THE INPUT
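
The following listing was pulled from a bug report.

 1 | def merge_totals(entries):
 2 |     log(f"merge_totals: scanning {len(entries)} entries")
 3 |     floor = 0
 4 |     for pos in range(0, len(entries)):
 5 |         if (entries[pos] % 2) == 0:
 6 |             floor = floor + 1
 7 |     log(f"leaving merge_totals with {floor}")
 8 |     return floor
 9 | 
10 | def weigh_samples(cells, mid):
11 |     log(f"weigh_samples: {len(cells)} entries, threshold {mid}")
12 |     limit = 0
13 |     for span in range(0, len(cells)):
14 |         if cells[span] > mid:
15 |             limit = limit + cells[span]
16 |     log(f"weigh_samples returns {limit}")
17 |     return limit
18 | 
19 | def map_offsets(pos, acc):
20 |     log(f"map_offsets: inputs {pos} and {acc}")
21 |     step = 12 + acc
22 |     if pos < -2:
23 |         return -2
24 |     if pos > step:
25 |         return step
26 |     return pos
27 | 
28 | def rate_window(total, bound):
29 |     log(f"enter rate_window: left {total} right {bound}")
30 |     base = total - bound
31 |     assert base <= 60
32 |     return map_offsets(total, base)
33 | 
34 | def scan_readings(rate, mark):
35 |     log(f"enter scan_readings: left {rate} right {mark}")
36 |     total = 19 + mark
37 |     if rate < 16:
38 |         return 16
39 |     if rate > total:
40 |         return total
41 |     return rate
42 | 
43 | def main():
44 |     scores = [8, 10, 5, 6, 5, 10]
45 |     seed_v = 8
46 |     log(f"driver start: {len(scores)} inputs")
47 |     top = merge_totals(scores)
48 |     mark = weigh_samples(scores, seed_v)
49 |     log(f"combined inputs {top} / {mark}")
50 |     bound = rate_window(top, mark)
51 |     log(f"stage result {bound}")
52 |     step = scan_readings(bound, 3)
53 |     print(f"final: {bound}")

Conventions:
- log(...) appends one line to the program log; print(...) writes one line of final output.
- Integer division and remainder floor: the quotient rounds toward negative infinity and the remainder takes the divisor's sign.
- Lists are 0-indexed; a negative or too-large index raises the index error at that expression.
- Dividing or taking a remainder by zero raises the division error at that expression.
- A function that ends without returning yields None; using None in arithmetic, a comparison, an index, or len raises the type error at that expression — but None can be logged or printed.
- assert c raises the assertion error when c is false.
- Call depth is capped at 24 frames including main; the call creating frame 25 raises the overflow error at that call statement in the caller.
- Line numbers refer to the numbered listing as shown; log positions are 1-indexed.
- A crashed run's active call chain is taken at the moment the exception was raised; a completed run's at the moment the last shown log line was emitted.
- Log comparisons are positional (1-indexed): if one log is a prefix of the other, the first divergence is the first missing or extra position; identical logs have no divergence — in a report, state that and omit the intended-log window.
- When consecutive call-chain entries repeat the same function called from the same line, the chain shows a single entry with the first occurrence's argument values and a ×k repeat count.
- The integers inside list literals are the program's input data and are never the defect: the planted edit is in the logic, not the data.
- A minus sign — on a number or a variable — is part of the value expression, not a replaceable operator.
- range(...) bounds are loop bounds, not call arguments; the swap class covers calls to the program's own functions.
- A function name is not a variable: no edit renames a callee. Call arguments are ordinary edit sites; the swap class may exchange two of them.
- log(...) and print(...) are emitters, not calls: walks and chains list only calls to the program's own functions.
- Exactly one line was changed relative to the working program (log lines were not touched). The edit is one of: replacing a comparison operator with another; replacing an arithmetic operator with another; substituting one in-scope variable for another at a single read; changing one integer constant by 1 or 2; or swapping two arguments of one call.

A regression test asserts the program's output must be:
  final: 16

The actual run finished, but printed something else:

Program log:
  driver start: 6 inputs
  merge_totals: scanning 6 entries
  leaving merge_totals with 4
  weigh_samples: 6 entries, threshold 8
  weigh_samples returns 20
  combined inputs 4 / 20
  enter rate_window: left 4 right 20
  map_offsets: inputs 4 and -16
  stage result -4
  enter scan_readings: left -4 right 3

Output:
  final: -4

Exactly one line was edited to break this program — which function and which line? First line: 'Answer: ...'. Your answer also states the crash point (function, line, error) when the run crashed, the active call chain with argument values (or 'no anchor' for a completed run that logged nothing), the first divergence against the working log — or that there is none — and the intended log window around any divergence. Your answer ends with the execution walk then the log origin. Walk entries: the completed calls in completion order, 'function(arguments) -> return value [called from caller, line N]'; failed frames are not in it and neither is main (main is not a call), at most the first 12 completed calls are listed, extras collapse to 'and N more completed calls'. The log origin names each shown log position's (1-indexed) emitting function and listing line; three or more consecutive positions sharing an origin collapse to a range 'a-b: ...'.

Answer: the defect is in main at line 53.
Key observation: The logs agree in full; only the final output differs.
Call chain: main -> scan_readings(-4, 3) (called at line 52).
First divergence: none — the logs agree in full.
Execution walk:
  merge_totals([8, 10, 5, 6, 5, 10]) -> 4  [called from main, line 47]
  weigh_samples([8, 10, 5, 6, 5, 10], 8) -> 20  [called from main, line 48]
  map_offsets(4, -16) -> -4  [called from rate_window, line 32]
  rate_window(4, 20) -> -4  [called from main, line 50]
  scan_readings(-4, 3) -> 16  [called from main, line 52]
Log origins:
  1: logged in main at line 46
  2: logged in merge_totals at line 2
  3: logged in merge_totals at line 7
  4: logged in weigh_samples at line 11
  5: logged in weigh_samples at line 16
  6: logged in main at line 49
  7: logged in rate_window at line 29
  8: logged in map_offsets at line 20
  9: logged in main at line 51
  10: logged in scan_readings at line 35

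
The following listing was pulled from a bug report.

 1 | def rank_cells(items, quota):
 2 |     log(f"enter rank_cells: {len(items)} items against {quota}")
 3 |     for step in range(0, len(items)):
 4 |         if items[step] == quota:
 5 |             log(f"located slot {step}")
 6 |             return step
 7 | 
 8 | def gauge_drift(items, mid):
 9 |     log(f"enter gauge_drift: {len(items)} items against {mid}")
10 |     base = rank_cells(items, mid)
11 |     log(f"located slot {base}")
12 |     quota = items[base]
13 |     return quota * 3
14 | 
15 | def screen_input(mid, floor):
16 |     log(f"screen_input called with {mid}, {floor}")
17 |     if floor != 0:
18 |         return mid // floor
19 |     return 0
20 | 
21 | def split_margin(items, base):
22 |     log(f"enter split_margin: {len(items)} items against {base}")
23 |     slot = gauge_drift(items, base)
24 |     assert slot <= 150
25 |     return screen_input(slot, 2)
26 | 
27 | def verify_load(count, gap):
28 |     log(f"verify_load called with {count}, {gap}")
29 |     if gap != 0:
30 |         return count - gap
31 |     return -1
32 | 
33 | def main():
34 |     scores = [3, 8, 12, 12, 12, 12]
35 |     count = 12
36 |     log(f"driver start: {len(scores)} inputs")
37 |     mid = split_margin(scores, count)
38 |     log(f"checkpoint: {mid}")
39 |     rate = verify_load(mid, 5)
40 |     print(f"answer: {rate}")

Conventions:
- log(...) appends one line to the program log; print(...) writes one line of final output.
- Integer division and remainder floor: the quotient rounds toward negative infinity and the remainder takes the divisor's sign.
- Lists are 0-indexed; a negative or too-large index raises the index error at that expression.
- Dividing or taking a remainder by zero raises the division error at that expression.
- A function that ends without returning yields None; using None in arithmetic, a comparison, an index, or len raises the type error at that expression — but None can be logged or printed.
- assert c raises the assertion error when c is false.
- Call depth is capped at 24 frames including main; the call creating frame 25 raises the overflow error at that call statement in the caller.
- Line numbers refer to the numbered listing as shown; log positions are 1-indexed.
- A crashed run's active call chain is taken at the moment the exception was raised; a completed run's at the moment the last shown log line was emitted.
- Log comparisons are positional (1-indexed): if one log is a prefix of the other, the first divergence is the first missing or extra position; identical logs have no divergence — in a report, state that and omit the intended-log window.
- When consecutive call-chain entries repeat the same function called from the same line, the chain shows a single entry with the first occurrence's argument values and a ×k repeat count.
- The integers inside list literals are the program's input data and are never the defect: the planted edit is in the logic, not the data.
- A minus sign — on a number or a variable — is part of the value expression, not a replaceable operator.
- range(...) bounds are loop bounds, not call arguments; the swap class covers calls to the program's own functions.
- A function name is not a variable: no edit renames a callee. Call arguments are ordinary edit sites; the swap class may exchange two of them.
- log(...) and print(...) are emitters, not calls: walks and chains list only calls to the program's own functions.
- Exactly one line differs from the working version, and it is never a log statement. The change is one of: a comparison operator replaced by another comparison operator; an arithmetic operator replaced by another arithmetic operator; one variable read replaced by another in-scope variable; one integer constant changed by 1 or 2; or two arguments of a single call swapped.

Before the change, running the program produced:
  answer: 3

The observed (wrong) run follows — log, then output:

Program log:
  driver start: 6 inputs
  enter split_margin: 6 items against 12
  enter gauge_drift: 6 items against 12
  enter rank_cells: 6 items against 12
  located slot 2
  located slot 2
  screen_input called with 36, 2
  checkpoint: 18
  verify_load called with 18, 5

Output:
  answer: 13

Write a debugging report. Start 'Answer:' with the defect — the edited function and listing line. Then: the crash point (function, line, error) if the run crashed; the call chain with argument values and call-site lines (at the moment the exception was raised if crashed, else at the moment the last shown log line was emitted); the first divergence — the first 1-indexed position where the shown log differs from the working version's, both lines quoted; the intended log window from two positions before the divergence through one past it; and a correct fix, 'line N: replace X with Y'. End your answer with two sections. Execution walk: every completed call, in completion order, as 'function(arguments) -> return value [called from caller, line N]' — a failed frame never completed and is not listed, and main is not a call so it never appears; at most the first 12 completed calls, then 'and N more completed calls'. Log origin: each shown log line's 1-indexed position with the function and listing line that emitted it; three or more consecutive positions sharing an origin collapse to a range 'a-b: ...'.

Answer: the defect is in verify_load at line 30.
Key observation: Log streams are identical — the defect surfaces only in the printed output.
Call chain: main -> verify_load(18, 5) (called at line 39).
First divergence: none; the two logs match at every position.
Execution walk:
  rank_cells([3, 8, 12, 12, 12, 12], 12) -> 2  [called from gauge_drift, line 10]
  gauge_drift([3, 8, 12, 12, 12, 12], 12) -> 36  [called from split_margin, line 23]
  screen_input(36, 2) -> 18  [called from split_margin, line 25]
  split_margin([3, 8, 12, 12, 12, 12], 12) -> 18  [called from main, line 37]
  verify_load(18, 5) -> 13  [called from main, line 39]
Origin of each log line:
  1: emitted by main (line 36)
  2: emitted by split_margin (line 22)
  3: emitted by gauge_drift (line 9)
  4: emitted by rank_cells (line 2)
  5: emitted by rank_cells (line 5)
  6: emitted by gauge_drift (line 11)
  7: emitted by screen_input (line 16)
  8: emitted by main (line 38)
  9: emitted by verify_load (line 28)
A correct fix: line 30: replace `-` with `%`.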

WHAT THIS TASK INVOLVES
Could you reproduce, exactly, every line above from the line with "count - gap" to the line with "mid = split_margin(scores, count)", and no other line? Both ends count.

WORKED SOLUTION
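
30 |         return count - gap
31 |     return -1
32 | 
33 | def main():
34 |     scores = [3, 8, 12, 12, 12, 12]
35 |     count = 12
36 |     log(f"driver start: {len(scores)} inputs")
37 |     mid = split_margin(scores, count)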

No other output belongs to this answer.